__SUPPLIED MATERIAL__.

* * * *

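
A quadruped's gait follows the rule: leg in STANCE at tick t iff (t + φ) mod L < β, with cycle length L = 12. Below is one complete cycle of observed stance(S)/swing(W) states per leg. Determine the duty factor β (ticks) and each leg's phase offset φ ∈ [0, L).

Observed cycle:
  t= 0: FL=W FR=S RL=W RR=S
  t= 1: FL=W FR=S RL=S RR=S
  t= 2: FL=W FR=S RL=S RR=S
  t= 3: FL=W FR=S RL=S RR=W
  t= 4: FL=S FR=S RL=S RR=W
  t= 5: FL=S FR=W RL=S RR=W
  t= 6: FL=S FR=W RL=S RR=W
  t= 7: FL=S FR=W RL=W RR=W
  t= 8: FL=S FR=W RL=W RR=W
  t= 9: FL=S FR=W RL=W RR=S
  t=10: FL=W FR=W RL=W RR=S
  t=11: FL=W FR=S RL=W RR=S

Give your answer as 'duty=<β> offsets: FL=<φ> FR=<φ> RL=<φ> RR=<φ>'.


duty=6 offsets: FL=8 FR=1 RL=11 RR=3

duty β = stance ticks per leg = 6
FL: stance ticks = 6; W→S at t=4 → φ=8
FR: stance ticks = 6; W→S at t=11 → φ=1
RL: stance ticks = 6; W→S at t=1 → φ=11
RR: stance ticks = 6; W→S at t=9 → φ=3


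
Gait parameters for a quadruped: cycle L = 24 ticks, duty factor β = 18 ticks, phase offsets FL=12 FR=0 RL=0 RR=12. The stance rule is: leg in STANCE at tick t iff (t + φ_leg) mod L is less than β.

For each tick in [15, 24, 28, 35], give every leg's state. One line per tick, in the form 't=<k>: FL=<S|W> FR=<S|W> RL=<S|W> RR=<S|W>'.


t=15: phase=(3,15,15,3) vs β=18 → FL=S FR=S RL=S RR=S
t=24: phase=(12,0,0,12) vs β=18 → FL=S FR=S RL=S RR=S
t=28: phase=(16,4,4,16) vs β=18 → FL=S FR=S RL=S RR=S
t=35: phase=(23,11,11,23) vs β=18 → FL=W FR=S RL=S RR=W

t=15: FL=S FR=S RL=S RR=S
t=24: FL=S FR=S RL=S RR=S
t=28: FL=S FR=S RL=S RR=S
t=35: FL=W FR=S RL=S RR=W


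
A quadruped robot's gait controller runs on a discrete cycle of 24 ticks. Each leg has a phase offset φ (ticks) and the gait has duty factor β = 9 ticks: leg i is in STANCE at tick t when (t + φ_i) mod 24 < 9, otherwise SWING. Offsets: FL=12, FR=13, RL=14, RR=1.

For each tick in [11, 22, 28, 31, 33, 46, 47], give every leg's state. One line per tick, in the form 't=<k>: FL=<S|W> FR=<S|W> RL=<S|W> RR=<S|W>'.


t=11: FL=W FR=S RL=S RR=W
t=22: FL=W FR=W RL=W RR=W
t=28: FL=W FR=W RL=W RR=S
t=31: FL=W FR=W RL=W RR=S
t=33: FL=W FR=W RL=W RR=W
t=46: FL=W FR=W RL=W RR=W
t=47: FL=W FR=W RL=W RR=S

t=11: phase=(23,0,1,12) vs β=9 → FL=W FR=S RL=S RR=W
t=22: phase=(10,11,12,23) vs β=9 → FL=W FR=W RL=W RR=W
t=28: phase=(16,17,18,5) vs β=9 → FL=W FR=W RL=W RR=S
t=31: phase=(19,20,21,8) vs β=9 → FL=W FR=W RL=W RR=S
t=33: phase=(21,22,23,10) vs β=9 → FL=W FR=W RL=W RR=W
t=46: phase=(10,11,12,23) vs β=9 → FL=W FR=W RL=W RR=W
t=47: phase=(11,12,13,0) vs β=9 → FL=W FR=W RL=W RR=S


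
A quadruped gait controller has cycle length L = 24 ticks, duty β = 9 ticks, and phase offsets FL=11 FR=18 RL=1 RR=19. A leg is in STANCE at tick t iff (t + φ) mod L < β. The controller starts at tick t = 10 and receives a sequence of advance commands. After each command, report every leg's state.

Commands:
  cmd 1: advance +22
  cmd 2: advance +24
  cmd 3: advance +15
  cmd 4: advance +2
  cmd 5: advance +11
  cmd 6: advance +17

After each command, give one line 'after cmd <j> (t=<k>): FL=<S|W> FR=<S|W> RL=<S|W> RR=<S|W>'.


start t=10: FL=W FR=S RL=W RR=S
cmd 1: advance +22 → t=32, phase=(19,2,9,3) → FL=W FR=S RL=W RR=S
cmd 2: advance +24 → t=56, phase=(19,2,9,3) → FL=W FR=S RL=W RR=S
cmd 3: advance +15 → t=71, phase=(10,17,0,18) → FL=W FR=W RL=S RR=W
cmd 4: advance +2 → t=73, phase=(12,19,2,20) → FL=W FR=W RL=S RR=W
cmd 5: advance +11 → t=84, phase=(23,6,13,7) → FL=W FR=S RL=W RR=S
cmd 6: advance +17 → t=101, phase=(16,23,6,0) → FL=W FR=W RL=S RR=S

after cmd 1 (t=32): FL=W FR=S RL=W RR=S
after cmd 2 (t=56): FL=W FR=S RL=W RR=S
after cmd 3 (t=71): FL=W FR=W RL=S RR=W
after cmd 4 (t=73): FL=W FR=W RL=S RR=W
after cmd 5 (t=84): FL=W FR=S RL=W RR=S
after cmd 6 (t=101): FL=W FR=W RL=S RR=S


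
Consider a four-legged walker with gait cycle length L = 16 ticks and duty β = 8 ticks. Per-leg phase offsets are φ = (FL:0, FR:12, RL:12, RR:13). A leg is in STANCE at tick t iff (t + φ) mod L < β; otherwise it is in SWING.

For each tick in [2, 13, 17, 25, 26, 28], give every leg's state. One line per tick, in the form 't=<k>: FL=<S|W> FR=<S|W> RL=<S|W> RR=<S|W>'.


t=2: FL=S FR=W RL=W RR=W
t=13: FL=W FR=W RL=W RR=W
t=17: FL=S FR=W RL=W RR=W
t=25: FL=W FR=S RL=S RR=S
t=26: FL=W FR=S RL=S RR=S
t=28: FL=W FR=W RL=W RR=W

t=2: phase=(2,14,14,15) vs β=8 → FL=S FR=W RL=W RR=W
t=13: phase=(13,9,9,10) vs β=8 → FL=W FR=W RL=W RR=W
t=17: phase=(1,13,13,14) vs β=8 → FL=S FR=W RL=W RR=W
t=25: phase=(9,5,5,6) vs β=8 → FL=W FR=S RL=S RR=S
t=26: phase=(10,6,6,7) vs β=8 → FL=W FR=S RL=S RR=S
t=28: phase=(12,8,8,9) vs β=8 → FL=W FR=W RL=W RR=W


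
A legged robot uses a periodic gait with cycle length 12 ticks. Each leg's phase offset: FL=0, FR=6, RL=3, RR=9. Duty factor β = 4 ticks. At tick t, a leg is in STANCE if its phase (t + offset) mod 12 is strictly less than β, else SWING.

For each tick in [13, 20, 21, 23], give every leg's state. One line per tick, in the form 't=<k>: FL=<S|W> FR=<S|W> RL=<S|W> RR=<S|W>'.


t=13: FL=S FR=W RL=W RR=W
t=20: FL=W FR=S RL=W RR=W
t=21: FL=W FR=S RL=S RR=W
t=23: FL=W FR=W RL=S RR=W

t=13: phase=(1,7,4,10) vs β=4 → FL=S FR=W RL=W RR=W
t=20: phase=(8,2,11,5) vs β=4 → FL=W FR=S RL=W RR=W
t=21: phase=(9,3,0,6) vs β=4 → FL=W FR=S RL=S RR=W
t=23: phase=(11,5,2,8) vs β=4 → FL=W FR=W RL=S RR=W


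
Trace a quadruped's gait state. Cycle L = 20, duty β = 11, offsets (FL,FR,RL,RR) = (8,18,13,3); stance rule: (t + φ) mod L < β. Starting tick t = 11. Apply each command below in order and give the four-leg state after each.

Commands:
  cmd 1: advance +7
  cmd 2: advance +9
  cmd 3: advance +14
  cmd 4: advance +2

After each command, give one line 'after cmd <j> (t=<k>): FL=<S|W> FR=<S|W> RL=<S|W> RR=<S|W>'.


after cmd 1 (t=18): FL=S FR=W RL=W RR=S
after cmd 2 (t=27): FL=W FR=S RL=S RR=S
after cmd 3 (t=41): FL=S FR=W RL=W RR=S
after cmd 4 (t=43): FL=W FR=S RL=W RR=S

start t=11: FL=W FR=S RL=S RR=W
cmd 1: advance +7 → t=18, phase=(6,16,11,1) → FL=S FR=W RL=W RR=S
cmd 2: advance +9 → t=27, phase=(15,5,0,10) → FL=W FR=S RL=S RR=S
cmd 3: advance +14 → t=41, phase=(9,19,14,4) → FL=S FR=W RL=W RR=S
cmd 4: advance +2 → t=43, phase=(11,1,16,6) → FL=W FR=S RL=W RR=S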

* * * *

__WHAT YOU ARE ASKED TO DO__. Using the records above, repeat exactly the lines from the first one through the line with "t=11: FL=W FR=S RL=W RR=S".

__ANSWER TO THE EXERCISE__.
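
A quadruped's gait follows the rule: leg in STANCE at tick t iff (t + φ) mod L < β, with cycle length L = 12. Below is one complete cycle of observed stance(S)/swing(W) states per leg. Determine the duty factor β (ticks) and each leg's phase offset φ ∈ [0, L).

Observed cycle:
  t= 0: FL=W FR=S RL=W RR=S
  t= 1: FL=W FR=S RL=S RR=S
  t= 2: FL=W FR=S RL=S RR=S
  t= 3: FL=W FR=S RL=S RR=W
  t= 4: FL=S FR=S RL=S RR=W
  t= 5: FL=S FR=W RL=S RR=W
  t= 6: FL=S FR=W RL=S RR=W
  t= 7: FL=S FR=W RL=W RR=W
  t= 8: FL=S FR=W RL=W RR=W
  t= 9: FL=S FR=W RL=W RR=S
  t=10: FL=W FR=W RL=W RR=S
  t=11: FL=W FR=S RL=W RR=S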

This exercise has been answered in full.